_Exercise aim:_
Please return every line in the entries below with the word "Answer" in it.

_The data:_
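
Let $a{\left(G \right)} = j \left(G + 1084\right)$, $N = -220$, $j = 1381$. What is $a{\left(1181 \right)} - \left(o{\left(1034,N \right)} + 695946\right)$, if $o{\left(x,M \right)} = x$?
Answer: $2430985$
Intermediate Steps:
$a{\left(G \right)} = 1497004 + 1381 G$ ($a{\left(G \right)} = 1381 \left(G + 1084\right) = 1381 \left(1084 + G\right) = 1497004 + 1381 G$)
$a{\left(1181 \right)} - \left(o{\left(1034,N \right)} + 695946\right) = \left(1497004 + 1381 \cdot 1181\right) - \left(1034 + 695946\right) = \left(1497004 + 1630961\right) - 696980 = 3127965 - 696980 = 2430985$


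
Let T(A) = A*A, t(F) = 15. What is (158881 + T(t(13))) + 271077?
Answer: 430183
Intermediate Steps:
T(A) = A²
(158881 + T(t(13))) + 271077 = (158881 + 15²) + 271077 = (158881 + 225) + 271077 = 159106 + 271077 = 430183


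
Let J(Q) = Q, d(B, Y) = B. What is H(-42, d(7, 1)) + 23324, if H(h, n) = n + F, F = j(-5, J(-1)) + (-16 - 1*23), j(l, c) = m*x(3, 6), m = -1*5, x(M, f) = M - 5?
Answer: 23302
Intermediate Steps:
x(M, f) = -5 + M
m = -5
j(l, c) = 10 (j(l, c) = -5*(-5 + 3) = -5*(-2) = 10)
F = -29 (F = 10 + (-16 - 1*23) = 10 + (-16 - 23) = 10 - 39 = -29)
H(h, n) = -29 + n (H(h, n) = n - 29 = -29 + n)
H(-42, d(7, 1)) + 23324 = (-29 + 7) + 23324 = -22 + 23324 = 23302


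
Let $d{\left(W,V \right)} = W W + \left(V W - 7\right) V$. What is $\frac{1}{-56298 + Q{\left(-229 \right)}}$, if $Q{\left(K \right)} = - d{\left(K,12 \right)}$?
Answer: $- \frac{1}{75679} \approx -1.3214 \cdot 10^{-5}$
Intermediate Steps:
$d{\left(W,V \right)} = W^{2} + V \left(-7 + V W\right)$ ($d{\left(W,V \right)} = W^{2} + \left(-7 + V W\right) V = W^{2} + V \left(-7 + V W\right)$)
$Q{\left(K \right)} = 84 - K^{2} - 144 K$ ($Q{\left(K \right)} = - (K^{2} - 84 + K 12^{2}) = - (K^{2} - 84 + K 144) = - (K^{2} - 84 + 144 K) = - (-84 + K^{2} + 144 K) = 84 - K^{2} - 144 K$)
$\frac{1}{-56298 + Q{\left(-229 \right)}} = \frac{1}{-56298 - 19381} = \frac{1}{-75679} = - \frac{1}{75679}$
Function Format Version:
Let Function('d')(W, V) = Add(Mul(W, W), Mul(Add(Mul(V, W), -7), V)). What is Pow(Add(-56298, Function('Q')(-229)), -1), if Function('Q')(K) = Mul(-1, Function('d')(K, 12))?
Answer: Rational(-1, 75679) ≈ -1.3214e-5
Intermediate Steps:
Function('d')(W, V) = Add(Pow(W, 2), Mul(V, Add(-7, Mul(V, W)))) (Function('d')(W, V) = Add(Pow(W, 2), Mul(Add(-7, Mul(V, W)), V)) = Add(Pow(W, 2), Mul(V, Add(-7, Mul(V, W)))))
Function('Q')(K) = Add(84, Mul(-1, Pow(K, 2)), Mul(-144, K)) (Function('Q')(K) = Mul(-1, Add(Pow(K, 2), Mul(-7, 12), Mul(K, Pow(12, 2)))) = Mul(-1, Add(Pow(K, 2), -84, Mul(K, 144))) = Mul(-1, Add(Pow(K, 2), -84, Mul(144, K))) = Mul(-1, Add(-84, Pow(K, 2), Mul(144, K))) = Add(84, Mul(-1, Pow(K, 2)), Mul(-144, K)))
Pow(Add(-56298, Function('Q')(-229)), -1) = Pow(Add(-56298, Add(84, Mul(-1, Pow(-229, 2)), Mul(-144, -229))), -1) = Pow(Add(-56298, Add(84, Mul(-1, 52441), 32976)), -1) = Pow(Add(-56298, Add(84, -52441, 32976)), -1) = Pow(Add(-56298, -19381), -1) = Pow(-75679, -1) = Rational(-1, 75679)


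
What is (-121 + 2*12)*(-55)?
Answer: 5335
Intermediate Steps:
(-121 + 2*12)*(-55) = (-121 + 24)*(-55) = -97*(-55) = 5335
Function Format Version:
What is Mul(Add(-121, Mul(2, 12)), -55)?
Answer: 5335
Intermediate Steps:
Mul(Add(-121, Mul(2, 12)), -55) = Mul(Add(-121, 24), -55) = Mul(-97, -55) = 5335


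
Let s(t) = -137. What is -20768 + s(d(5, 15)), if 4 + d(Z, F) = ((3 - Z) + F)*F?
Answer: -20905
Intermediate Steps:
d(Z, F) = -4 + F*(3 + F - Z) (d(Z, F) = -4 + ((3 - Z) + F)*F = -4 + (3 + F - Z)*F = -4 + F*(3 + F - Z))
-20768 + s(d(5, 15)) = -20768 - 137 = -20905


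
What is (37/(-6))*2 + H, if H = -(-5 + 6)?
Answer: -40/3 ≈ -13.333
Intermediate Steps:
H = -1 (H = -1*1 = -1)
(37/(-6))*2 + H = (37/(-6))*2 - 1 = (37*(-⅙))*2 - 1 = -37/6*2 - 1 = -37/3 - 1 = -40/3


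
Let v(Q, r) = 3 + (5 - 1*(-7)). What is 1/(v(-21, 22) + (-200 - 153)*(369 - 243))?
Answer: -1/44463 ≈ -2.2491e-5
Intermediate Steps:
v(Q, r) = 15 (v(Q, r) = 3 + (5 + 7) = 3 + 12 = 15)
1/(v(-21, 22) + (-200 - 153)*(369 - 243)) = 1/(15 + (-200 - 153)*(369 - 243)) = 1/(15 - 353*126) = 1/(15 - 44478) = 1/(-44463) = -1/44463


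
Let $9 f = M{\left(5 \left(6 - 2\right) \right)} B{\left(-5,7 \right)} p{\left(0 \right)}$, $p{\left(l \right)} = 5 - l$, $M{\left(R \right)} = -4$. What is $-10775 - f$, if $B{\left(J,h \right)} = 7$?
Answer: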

_Response below:_
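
Answer: $2430985$
Answer: 430183
Answer: 23302
Answer: $- \frac{1}{75679} \approx -1.3214 \cdot 10^{-5}$
Answer: Rational(-1, 75679) ≈ -1.3214e-5
Answer: 5335
Answer: 5335
Answer: -20905
Answer: -40/3 ≈ -13.333
Answer: -1/44463 ≈ -2.2491e-5
Answer: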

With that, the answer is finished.